Material to process.
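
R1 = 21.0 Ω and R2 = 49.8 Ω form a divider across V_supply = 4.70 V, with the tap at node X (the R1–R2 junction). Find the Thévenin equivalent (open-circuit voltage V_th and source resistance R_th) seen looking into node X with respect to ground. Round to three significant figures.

V_th ≈ 3.31 V, R_th ≈ 14.8 Ω

With X open, the divider is unloaded: V_th = 4.70 × 49.8/70.80 = 3.306 V.
Looking into X with the source shorted: R_th = R1·R2/(R1+R2) = 21.00 × 49.8/70.80 = 14.77 Ω.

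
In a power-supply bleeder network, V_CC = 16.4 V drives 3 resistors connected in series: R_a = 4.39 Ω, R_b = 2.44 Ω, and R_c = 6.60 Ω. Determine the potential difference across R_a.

V ≈ 5.36 V

ΣR = 4.39 + 2.44 + 6.60 = 13.43 Ω.
Voltage divider: V = V_CC · (4.390 / 13.43) = 16.4 × 0.3269 = 5.361 V.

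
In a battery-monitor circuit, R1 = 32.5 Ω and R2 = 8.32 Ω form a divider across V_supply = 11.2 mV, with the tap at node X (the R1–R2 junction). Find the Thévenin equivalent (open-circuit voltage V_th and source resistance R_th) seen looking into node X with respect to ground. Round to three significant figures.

With X open, the divider is unloaded: V_th = 11.2 × 8.32/40.82 = 2.283 mV.
Looking into X with the source shorted: R_th = R1·R2/(R1+R2) = 32.50 × 8.32/40.82 = 6.624 Ω.

V_th ≈ 2.28 mV, R_th ≈ 6.62 Ω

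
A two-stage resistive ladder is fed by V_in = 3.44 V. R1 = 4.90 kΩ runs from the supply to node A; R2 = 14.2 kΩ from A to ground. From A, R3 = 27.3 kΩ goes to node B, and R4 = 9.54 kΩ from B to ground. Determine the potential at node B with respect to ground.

The second stage (R3 + R4 = 36.84 kΩ) loads node A in parallel with R2.
R2 ‖ (R3+R4) = 10.25 kΩ.
So V_A = 3.44 × 0.6766 = 2.327 V.
Stage 2 is unloaded, so V_B = V_A · R4/(R3+R4) = 2.327 × 9.54/36.84 = 0.6027 V.

V_B ≈ 0.603 V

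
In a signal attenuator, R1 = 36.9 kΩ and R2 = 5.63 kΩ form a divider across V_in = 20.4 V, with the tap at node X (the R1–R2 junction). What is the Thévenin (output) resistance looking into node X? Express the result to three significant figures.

With V_in suppressed (replaced by a short), R_th = R1 ‖ R2 = (36.90 × 5.63)/(36.90 + 5.63) = 4.885 kΩ.

R_th ≈ 4.88 kΩ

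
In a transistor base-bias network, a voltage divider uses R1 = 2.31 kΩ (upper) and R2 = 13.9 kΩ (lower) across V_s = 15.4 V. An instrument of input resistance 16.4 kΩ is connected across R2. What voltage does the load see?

The load sits in parallel with R2, giving an effective lower resistance R2' = R2·R_L/(R2+R_L) = 7.523 kΩ.
Now apply the divider: V_out = 15.4 × 0.7651 = 11.78 V.
(Unloaded it would be 13.2 V; the load pulls it down.)

V_out ≈ 11.8 V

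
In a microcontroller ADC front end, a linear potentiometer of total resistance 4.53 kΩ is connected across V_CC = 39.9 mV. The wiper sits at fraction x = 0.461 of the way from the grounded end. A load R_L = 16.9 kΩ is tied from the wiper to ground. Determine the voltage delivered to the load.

Split the track: R_lower = x·R_p = 2.088 kΩ, R_upper = (1−x)·R_p = 2.442 kΩ.
Lower segment in parallel with the load: 2.088 ‖ 16.9 = 1.859 kΩ.
Then V_out = V_CC · 1.859/(2.442 + 1.859) = 17.25 mV.
(Unloaded: V_out = x·V_CC = 18.4 mV.)

V_out ≈ 17.2 mV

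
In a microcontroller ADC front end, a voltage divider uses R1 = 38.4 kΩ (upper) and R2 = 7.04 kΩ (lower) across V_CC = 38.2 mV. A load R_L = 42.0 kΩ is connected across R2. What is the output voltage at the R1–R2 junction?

V_out ≈ 5.18 mV

The load sits in parallel with R2, giving an effective lower resistance R2' = R2·R_L/(R2+R_L) = 6.029 kΩ.
Then V_out = V_CC · R2'/(R1 + R2') = 38.2 × 6.029/44.43 = 5.184 mV.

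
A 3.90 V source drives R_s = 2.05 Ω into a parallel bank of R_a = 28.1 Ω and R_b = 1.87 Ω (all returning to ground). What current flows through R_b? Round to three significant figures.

I ≈ 0.961 A

Equivalent of the parallel group: R_p = 1.753 Ω.
Node voltage V_A = V_CC · R_p/(R_s + R_p) = 3.90 × 0.4610 = 1.798 V.
Branch current I = V_A/R_b = 1.798/1.87 = 0.9614 A.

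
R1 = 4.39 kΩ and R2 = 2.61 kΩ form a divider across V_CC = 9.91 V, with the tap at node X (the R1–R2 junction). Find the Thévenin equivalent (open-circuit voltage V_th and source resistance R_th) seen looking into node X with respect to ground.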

Exercise description. Restate the whole of the data exactly.

Problem solution.
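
R1 = 21.0 Ω and R2 = 49.8 Ω form a divider across V_supply = 4.70 V, with the tap at node X (the R1–R2 junction). Find the Thévenin equivalent (open-circuit voltage V_th and source resistance R_th) seen looking into node X with respect to ground. Round to three significant figures.

V_th ≈ 3.31 V, R_th ≈ 14.8 Ω

With X open, the divider is unloaded: V_th = 4.70 × 49.8/70.80 = 3.306 V.
Looking into X with the source shorted: R_th = R1·R2/(R1+R2) = 21.00 × 49.8/70.80 = 14.77 Ω.

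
In a power-supply bleeder network, V_CC = 16.4 V drives 3 resistors connected in series: R_a = 4.39 Ω, R_b = 2.44 Ω, and R_c = 6.60 Ω. Determine the potential difference across R_a.

V ≈ 5.36 V

ΣR = 4.39 + 2.44 + 6.60 = 13.43 Ω.
Voltage divider: V = V_CC · (4.390 / 13.43) = 16.4 × 0.3269 = 5.361 V.

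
In a battery-monitor circuit, R1 = 32.5 Ω and R2 = 8.32 Ω form a divider across V_supply = 11.2 mV, with the tap at node X (the R1–R2 junction). Find the Thévenin equivalent (open-circuit voltage V_th and source resistance R_th) seen looking into node X with respect to ground. Round to three significant figures.

With X open, the divider is unloaded: V_th = 11.2 × 8.32/40.82 = 2.283 mV.
Looking into X with the source shorted: R_th = R1·R2/(R1+R2) = 32.50 × 8.32/40.82 = 6.624 Ω.

V_th ≈ 2.28 mV, R_th ≈ 6.62 Ω

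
A two-stage resistive ladder is fed by V_in = 3.44 V. R1 = 4.90 kΩ runs from the supply to node A; R2 = 14.2 kΩ from A to ground. From A, R3 = 27.3 kΩ goes to node B, and R4 = 9.54 kΩ from B to ground. Determine the potential at node B with respect to ground.

The second stage (R3 + R4 = 36.84 kΩ) loads node A in parallel with R2.
R2 ‖ (R3+R4) = 10.25 kΩ.
So V_A = 3.44 × 0.6766 = 2.327 V.
Stage 2 is unloaded, so V_B = V_A · R4/(R3+R4) = 2.327 × 9.54/36.84 = 0.6027 V.

V_B ≈ 0.603 V

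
In a signal attenuator, R1 = 36.9 kΩ and R2 = 5.63 kΩ form a divider across V_in = 20.4 V, with the tap at node X (the R1–R2 junction). What is the Thévenin (output) resistance looking into node X? Express the result to three significant figures.

With V_in suppressed (replaced by a short), R_th = R1 ‖ R2 = (36.90 × 5.63)/(36.90 + 5.63) = 4.885 kΩ.

R_th ≈ 4.88 kΩ

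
In a transistor base-bias network, a voltage divider uses R1 = 2.31 kΩ (upper) and R2 = 13.9 kΩ (lower) across V_s = 15.4 V. An instrument of input resistance 16.4 kΩ is connected across R2. What voltage does the load see?

The load sits in parallel with R2, giving an effective lower resistance R2' = R2·R_L/(R2+R_L) = 7.523 kΩ.
Now apply the divider: V_out = 15.4 × 0.7651 = 11.78 V.
(Unloaded it would be 13.2 V; the load pulls it down.)

V_out ≈ 11.8 V

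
In a microcontroller ADC front end, a linear potentiometer of total resistance 4.53 kΩ is connected across V_CC = 39.9 mV. The wiper sits at fraction x = 0.461 of the way from the grounded end. A load R_L = 16.9 kΩ is tied from the wiper to ground. Determine the voltage delivered to the load.

Split the track: R_lower = x·R_p = 2.088 kΩ, R_upper = (1−x)·R_p = 2.442 kΩ.
Lower segment in parallel with the load: 2.088 ‖ 16.9 = 1.859 kΩ.
Then V_out = V_CC · 1.859/(2.442 + 1.859) = 17.25 mV.
(Unloaded: V_out = x·V_CC = 18.4 mV.)

V_out ≈ 17.2 mV

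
In a microcontroller ADC front end, a voltage divider uses R1 = 38.4 kΩ (upper) and R2 = 7.04 kΩ (lower) across V_CC = 38.2 mV. A load R_L = 42.0 kΩ is connected across R2. What is the output voltage at the R1–R2 junction?

V_out ≈ 5.18 mV

The load sits in parallel with R2, giving an effective lower resistance R2' = R2·R_L/(R2+R_L) = 6.029 kΩ.
Then V_out = V_CC · R2'/(R1 + R2') = 38.2 × 6.029/44.43 = 5.184 mV.

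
A 3.90 V source drives R_s = 2.05 Ω into a parallel bank of R_a = 28.1 Ω and R_b = 1.87 Ω (all returning to ground). What current flows through R_b? Round to three significant figures.

I ≈ 0.961 A

Equivalent of the parallel group: R_p = 1.753 Ω.
Node voltage V_A = V_CC · R_p/(R_s + R_p) = 3.90 × 0.4610 = 1.798 V.
Branch current I = V_A/R_b = 1.798/1.87 = 0.9614 A.

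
R1 = 4.39 kΩ and R2 = 2.61 kΩ form a divider across V_CC = 9.91 V, with the tap at node X (the R1–R2 junction). Find the Thévenin equivalent (open-circuit voltage V_th and source resistance R_th) seen looking into node X with respect to ground.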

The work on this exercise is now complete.